▶ [DATASET EXTRACT]:
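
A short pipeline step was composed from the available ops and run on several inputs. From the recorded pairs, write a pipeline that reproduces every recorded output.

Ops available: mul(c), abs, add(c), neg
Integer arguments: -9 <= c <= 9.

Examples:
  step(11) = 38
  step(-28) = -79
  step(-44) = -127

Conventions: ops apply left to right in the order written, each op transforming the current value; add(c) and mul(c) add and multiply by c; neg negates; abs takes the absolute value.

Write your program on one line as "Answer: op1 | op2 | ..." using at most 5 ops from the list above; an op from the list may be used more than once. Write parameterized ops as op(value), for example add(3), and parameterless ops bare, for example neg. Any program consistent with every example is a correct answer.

neg | mul(-3) | add(6) | add(-1)

Check, running the answer program on each example:
  11 -> -11 -> 33 -> 39 -> 38
  -28 -> 28 -> -84 -> -78 -> -79
  -44 -> 44 -> -132 -> -126 -> -127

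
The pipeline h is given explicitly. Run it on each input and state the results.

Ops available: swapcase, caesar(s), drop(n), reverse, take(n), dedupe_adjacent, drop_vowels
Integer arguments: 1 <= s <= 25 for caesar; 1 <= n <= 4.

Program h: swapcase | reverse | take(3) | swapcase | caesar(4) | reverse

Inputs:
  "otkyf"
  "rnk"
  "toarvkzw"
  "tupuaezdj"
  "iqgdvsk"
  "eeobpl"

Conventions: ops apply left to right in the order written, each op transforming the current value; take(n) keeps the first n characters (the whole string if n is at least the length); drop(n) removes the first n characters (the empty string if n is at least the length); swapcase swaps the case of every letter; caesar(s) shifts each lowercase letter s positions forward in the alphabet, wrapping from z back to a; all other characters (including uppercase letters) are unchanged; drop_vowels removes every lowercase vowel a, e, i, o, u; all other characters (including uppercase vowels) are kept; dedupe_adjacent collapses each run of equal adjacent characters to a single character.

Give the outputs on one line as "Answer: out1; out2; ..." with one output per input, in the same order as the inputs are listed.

"ocj"; "vro"; "oda"; "dhn"; "zwo"; "ftp"

Execution, op by op:
  "otkyf" -> "OTKYF" -> "FYKTO" -> "FYK" -> "fyk" -> "jco" -> "ocj"
  "rnk" -> "RNK" -> "KNR" -> "KNR" -> "knr" -> "orv" -> "vro"
  "toarvkzw" -> "TOARVKZW" -> "WZKVRAOT" -> "WZK" -> "wzk" -> "ado" -> "oda"
  "tupuaezdj" -> "TUPUAEZDJ" -> "JDZEAUPUT" -> "JDZ" -> "jdz" -> "nhd" -> "dhn"
  "iqgdvsk" -> "IQGDVSK" -> "KSVDGQI" -> "KSV" -> "ksv" -> "owz" -> "zwo"
  "eeobpl" -> "EEOBPL" -> "LPBOEE" -> "LPB" -> "lpb" -> "ptf" -> "ftp"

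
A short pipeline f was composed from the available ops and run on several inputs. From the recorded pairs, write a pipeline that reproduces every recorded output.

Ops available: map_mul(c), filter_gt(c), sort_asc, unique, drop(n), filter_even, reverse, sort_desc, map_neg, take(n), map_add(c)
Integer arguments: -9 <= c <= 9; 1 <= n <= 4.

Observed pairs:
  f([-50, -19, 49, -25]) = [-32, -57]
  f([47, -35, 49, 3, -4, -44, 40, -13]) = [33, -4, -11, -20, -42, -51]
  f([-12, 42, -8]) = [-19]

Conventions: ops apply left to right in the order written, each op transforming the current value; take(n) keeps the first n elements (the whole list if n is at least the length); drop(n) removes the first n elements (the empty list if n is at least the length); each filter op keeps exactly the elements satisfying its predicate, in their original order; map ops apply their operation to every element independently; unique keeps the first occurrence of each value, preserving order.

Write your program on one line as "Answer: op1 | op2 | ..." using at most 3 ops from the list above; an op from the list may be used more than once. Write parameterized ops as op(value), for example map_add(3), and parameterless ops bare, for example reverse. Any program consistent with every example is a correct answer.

sort_desc | map_add(-7) | drop(2)

Check, running the answer program on each example:
  [-50, -19, 49, -25] -> [49, -19, -25, -50] -> [42, -26, -32, -57] -> [-32, -57]
  [47, -35, 49, 3, -4, -44, 40, -13] -> [49, 47, 40, 3, -4, -13, -35, -44] -> [42, 40, 33, -4, -11, -20, -42, -51] -> [33, -4, -11, -20, -42, -51]
  [-12, 42, -8] -> [42, -8, -12] -> [35, -15, -19] -> [-19]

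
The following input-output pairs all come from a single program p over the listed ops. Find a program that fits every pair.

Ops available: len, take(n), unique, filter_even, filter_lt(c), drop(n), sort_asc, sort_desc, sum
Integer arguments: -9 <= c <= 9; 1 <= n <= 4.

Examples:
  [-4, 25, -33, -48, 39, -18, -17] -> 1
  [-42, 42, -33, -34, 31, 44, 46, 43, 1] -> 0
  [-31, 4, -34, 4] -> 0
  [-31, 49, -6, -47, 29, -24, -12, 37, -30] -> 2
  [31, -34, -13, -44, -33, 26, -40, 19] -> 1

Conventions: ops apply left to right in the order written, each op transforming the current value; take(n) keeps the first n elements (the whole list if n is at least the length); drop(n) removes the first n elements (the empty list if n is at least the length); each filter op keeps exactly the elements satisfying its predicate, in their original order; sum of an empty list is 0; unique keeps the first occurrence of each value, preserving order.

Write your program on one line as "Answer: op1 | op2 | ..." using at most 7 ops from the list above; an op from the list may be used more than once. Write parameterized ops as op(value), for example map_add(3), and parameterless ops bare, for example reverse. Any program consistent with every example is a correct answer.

sort_asc | filter_lt(0) | drop(3) | drop(1) | sort_desc | len

Check, running the answer program on each example:
  [-4, 25, -33, -48, 39, -18, -17] -> [-48, -33, -18, -17, -4, 25, 39] -> [-48, -33, -18, -17, -4] -> [-17, -4] -> [-4] -> [-4] -> 1
  [-42, 42, -33, -34, 31, 44, 46, 43, 1] -> [-42, -34, -33, 1, 31, 42, 43, 44, 46] -> [-42, -34, -33] -> [] -> [] -> [] -> 0
  [-31, 4, -34, 4] -> [-34, -31, 4, 4] -> [-34, -31] -> [] -> [] -> [] -> 0
  [-31, 49, -6, -47, 29, -24, -12, 37, -30] -> [-47, -31, -30, -24, -12, -6, 29, 37, 49] -> [-47, -31, -30, -24, -12, -6] -> [-24, -12, -6] -> [-12, -6] -> [-6, -12] -> 2
  [31, -34, -13, -44, -33, 26, -40, 19] -> [-44, -40, -34, -33, -13, 19, 26, 31] -> [-44, -40, -34, -33, -13] -> [-33, -13] -> [-13] -> [-13] -> 1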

▶ [WORK REQUIRED]:
Retype exactly, and only, the lines above from the one where "[-31, 4, -34, 4] -> 0" occurs up to and including the one where "[31, -34, -13, -44, -33, 26, -40, 19] -> 1" occurs.

▶ [RESPONSE BELOW]:
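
  [-31, 4, -34, 4] -> 0
  [-31, 49, -6, -47, 29, -24, -12, 37, -30] -> 2
  [31, -34, -13, -44, -33, 26, -40, 19] -> 1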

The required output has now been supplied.